▶ [Records for this task]
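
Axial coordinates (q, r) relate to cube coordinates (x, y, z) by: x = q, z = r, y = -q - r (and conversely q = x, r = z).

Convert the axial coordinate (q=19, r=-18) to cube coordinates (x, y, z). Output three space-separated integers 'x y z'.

Answer: 19 -1 -18

Derivation:
x = q = 19
z = r = -18
y = -x - z = -(19) - (-18) = -1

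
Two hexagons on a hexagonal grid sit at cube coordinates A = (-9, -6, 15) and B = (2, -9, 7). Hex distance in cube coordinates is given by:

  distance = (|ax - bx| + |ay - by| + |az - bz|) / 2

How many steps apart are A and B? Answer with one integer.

|ax - bx| = |-9 - 2| = 11
|ay - by| = |-6 - (-9)| = 3
|az - bz| = |15 - 7| = 8
distance = (11 + 3 + 8) / 2 = 22 / 2 = 11

Answer: 11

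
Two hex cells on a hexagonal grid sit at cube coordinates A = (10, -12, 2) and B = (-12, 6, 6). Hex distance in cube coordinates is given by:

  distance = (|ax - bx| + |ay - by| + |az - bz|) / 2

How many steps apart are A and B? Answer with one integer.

Answer: 22

Derivation:
|ax - bx| = |10 - (-12)| = 22
|ay - by| = |-12 - 6| = 18
|az - bz| = |2 - 6| = 4
distance = (22 + 18 + 4) / 2 = 44 / 2 = 22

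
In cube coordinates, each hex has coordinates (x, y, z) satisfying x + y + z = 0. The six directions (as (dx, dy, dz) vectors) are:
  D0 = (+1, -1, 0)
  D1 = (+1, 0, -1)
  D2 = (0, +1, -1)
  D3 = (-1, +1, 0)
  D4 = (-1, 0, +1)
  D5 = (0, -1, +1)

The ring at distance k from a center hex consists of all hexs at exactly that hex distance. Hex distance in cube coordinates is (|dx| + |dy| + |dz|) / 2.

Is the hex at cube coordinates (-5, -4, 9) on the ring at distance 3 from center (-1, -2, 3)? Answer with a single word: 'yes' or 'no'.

|px - cx| = |-5 - (-1)| = 4
|py - cy| = |-4 - (-2)| = 2
|pz - cz| = |9 - 3| = 6
distance = (4+2+6)/2 = 12/2 = 6
radius = 3; distance != radius -> no

Answer: no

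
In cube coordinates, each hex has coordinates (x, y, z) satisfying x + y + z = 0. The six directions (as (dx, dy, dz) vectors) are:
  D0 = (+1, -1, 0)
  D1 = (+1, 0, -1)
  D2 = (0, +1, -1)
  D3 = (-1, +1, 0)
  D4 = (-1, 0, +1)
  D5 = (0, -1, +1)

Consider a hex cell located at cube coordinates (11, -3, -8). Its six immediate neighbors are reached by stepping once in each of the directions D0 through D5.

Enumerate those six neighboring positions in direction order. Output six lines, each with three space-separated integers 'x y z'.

Center: (11, -3, -8). Add each direction:
  D0: (11, -3, -8) + (1, -1, 0) = (12, -4, -8)
  D1: (11, -3, -8) + (1, 0, -1) = (12, -3, -9)
  D2: (11, -3, -8) + (0, 1, -1) = (11, -2, -9)
  D3: (11, -3, -8) + (-1, 1, 0) = (10, -2, -8)
  D4: (11, -3, -8) + (-1, 0, 1) = (10, -3, -7)
  D5: (11, -3, -8) + (0, -1, 1) = (11, -4, -7)

Answer: 12 -4 -8
12 -3 -9
11 -2 -9
10 -2 -8
10 -3 -7
11 -4 -7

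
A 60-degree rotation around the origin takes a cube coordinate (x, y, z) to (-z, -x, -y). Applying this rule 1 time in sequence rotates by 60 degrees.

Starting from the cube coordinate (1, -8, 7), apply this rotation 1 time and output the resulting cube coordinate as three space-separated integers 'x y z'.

Answer: -7 -1 8

Derivation:
Start: (1, -8, 7)
Step 1: (1, -8, 7) -> (-(7), -(1), -(-8)) = (-7, -1, 8)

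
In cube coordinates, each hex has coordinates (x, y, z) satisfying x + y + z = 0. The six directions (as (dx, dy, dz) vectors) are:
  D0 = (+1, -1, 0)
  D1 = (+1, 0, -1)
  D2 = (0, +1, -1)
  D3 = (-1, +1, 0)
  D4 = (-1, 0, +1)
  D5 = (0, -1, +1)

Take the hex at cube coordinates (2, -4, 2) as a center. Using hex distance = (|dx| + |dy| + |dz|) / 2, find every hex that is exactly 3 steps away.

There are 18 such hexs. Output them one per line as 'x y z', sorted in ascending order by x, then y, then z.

Answer: -1 -4 5
-1 -3 4
-1 -2 3
-1 -1 2
0 -5 5
0 -1 1
1 -6 5
1 -1 0
2 -7 5
2 -1 -1
3 -7 4
3 -2 -1
4 -7 3
4 -3 -1
5 -7 2
5 -6 1
5 -5 0
5 -4 -1

Derivation:
Walk ring at distance 3 from (2, -4, 2):
Start at center + D4*3 = (-1, -4, 5)
  hex 0: (-1, -4, 5)
  hex 1: (0, -5, 5)
  hex 2: (1, -6, 5)
  hex 3: (2, -7, 5)
  hex 4: (3, -7, 4)
  hex 5: (4, -7, 3)
  hex 6: (5, -7, 2)
  hex 7: (5, -6, 1)
  hex 8: (5, -5, 0)
  hex 9: (5, -4, -1)
  hex 10: (4, -3, -1)
  hex 11: (3, -2, -1)
  hex 12: (2, -1, -1)
  hex 13: (1, -1, 0)
  hex 14: (0, -1, 1)
  hex 15: (-1, -1, 2)
  hex 16: (-1, -2, 3)
  hex 17: (-1, -3, 4)
Sorted: 18 hexes.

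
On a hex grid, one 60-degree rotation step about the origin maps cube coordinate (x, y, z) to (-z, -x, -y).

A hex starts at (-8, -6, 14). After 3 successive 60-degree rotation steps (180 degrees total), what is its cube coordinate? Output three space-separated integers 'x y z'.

Start: (-8, -6, 14)
Step 1: (-8, -6, 14) -> (-(14), -(-8), -(-6)) = (-14, 8, 6)
Step 2: (-14, 8, 6) -> (-(6), -(-14), -(8)) = (-6, 14, -8)
Step 3: (-6, 14, -8) -> (-(-8), -(-6), -(14)) = (8, 6, -14)

Answer: 8 6 -14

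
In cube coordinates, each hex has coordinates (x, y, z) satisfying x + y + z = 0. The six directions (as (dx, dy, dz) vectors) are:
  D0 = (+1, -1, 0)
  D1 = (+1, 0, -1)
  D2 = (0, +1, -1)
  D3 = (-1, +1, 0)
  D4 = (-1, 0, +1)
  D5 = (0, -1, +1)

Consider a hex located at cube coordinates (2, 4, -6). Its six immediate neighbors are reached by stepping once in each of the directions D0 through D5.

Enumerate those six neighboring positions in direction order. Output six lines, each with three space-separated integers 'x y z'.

Center: (2, 4, -6). Add each direction:
  D0: (2, 4, -6) + (1, -1, 0) = (3, 3, -6)
  D1: (2, 4, -6) + (1, 0, -1) = (3, 4, -7)
  D2: (2, 4, -6) + (0, 1, -1) = (2, 5, -7)
  D3: (2, 4, -6) + (-1, 1, 0) = (1, 5, -6)
  D4: (2, 4, -6) + (-1, 0, 1) = (1, 4, -5)
  D5: (2, 4, -6) + (0, -1, 1) = (2, 3, -5)

Answer: 3 3 -6
3 4 -7
2 5 -7
1 5 -6
1 4 -5
2 3 -5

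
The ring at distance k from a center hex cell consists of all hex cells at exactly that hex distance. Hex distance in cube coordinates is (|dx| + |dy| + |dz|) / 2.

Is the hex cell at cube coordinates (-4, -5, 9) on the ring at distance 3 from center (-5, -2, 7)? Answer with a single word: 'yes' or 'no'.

|px - cx| = |-4 - (-5)| = 1
|py - cy| = |-5 - (-2)| = 3
|pz - cz| = |9 - 7| = 2
distance = (1+3+2)/2 = 6/2 = 3
radius = 3; distance == radius -> yes

Answer: yes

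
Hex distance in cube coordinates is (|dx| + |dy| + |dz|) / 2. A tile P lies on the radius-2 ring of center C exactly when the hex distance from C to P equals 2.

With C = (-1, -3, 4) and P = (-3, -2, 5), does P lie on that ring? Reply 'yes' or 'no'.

|px - cx| = |-3 - (-1)| = 2
|py - cy| = |-2 - (-3)| = 1
|pz - cz| = |5 - 4| = 1
distance = (2+1+1)/2 = 4/2 = 2
radius = 2; distance == radius -> yes

Answer: yes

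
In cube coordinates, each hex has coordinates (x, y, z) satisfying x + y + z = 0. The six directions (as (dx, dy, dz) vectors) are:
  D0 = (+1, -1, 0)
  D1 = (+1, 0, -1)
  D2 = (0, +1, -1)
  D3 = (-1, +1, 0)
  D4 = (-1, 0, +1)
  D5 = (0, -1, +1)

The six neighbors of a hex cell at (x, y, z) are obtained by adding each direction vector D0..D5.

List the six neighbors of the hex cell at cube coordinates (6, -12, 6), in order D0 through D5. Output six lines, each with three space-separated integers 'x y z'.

Center: (6, -12, 6). Add each direction:
  D0: (6, -12, 6) + (1, -1, 0) = (7, -13, 6)
  D1: (6, -12, 6) + (1, 0, -1) = (7, -12, 5)
  D2: (6, -12, 6) + (0, 1, -1) = (6, -11, 5)
  D3: (6, -12, 6) + (-1, 1, 0) = (5, -11, 6)
  D4: (6, -12, 6) + (-1, 0, 1) = (5, -12, 7)
  D5: (6, -12, 6) + (0, -1, 1) = (6, -13, 7)

Answer: 7 -13 6
7 -12 5
6 -11 5
5 -11 6
5 -12 7
6 -13 7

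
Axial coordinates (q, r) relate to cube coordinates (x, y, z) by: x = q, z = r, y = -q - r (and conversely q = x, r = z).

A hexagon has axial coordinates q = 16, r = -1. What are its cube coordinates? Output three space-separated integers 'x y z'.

Answer: 16 -15 -1

Derivation:
x = q = 16
z = r = -1
y = -x - z = -(16) - (-1) = -15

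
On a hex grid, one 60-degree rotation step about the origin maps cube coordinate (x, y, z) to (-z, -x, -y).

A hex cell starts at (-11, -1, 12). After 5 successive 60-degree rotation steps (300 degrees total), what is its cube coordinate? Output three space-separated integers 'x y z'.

Answer: 1 -12 11

Derivation:
Start: (-11, -1, 12)
Step 1: (-11, -1, 12) -> (-(12), -(-11), -(-1)) = (-12, 11, 1)
Step 2: (-12, 11, 1) -> (-(1), -(-12), -(11)) = (-1, 12, -11)
Step 3: (-1, 12, -11) -> (-(-11), -(-1), -(12)) = (11, 1, -12)
Step 4: (11, 1, -12) -> (-(-12), -(11), -(1)) = (12, -11, -1)
Step 5: (12, -11, -1) -> (-(-1), -(12), -(-11)) = (1, -12, 11)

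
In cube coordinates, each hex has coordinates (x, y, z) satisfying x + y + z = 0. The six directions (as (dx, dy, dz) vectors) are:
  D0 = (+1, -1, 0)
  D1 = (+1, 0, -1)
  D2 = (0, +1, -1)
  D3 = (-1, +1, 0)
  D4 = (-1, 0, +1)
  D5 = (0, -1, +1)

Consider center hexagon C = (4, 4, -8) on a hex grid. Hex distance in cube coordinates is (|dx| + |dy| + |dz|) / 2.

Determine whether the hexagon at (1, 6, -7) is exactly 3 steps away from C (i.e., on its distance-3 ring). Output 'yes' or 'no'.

Answer: yes

Derivation:
|px - cx| = |1 - 4| = 3
|py - cy| = |6 - 4| = 2
|pz - cz| = |-7 - (-8)| = 1
distance = (3+2+1)/2 = 6/2 = 3
radius = 3; distance == radius -> yes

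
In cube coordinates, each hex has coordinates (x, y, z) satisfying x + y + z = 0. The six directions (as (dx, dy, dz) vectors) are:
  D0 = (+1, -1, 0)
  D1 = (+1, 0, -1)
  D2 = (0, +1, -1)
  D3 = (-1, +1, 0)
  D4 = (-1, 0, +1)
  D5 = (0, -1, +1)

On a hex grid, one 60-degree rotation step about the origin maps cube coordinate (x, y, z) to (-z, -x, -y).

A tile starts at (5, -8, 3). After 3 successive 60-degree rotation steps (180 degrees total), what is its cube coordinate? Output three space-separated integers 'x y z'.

Answer: -5 8 -3

Derivation:
Start: (5, -8, 3)
Step 1: (5, -8, 3) -> (-(3), -(5), -(-8)) = (-3, -5, 8)
Step 2: (-3, -5, 8) -> (-(8), -(-3), -(-5)) = (-8, 3, 5)
Step 3: (-8, 3, 5) -> (-(5), -(-8), -(3)) = (-5, 8, -3)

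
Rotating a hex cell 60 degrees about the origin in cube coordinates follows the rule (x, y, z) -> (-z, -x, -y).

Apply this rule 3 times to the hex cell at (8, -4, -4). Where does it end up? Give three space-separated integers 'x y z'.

Start: (8, -4, -4)
Step 1: (8, -4, -4) -> (-(-4), -(8), -(-4)) = (4, -8, 4)
Step 2: (4, -8, 4) -> (-(4), -(4), -(-8)) = (-4, -4, 8)
Step 3: (-4, -4, 8) -> (-(8), -(-4), -(-4)) = (-8, 4, 4)

Answer: -8 4 4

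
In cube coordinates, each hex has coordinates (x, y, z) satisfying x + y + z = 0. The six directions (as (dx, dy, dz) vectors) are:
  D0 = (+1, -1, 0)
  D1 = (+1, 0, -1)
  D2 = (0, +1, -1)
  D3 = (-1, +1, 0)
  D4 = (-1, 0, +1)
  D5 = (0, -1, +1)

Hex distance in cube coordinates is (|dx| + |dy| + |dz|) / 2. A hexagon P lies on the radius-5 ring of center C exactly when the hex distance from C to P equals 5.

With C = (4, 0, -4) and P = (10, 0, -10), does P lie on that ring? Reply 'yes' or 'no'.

|px - cx| = |10 - 4| = 6
|py - cy| = |0 - 0| = 0
|pz - cz| = |-10 - (-4)| = 6
distance = (6+0+6)/2 = 12/2 = 6
radius = 5; distance != radius -> no

Answer: no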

▶ [What the exercise asks] Only lines with the word "given" are wanted. Find and copy them from the records above.

▶ [Reply to the task]
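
Two hexagons on a hexagonal grid sit at cube coordinates A = (-9, -6, 15) and B = (2, -9, 7). Hex distance in cube coordinates is given by:
Two hex cells on a hexagonal grid sit at cube coordinates A = (10, -12, 2) and B = (-12, 6, 6). Hex distance in cube coordinates is given by: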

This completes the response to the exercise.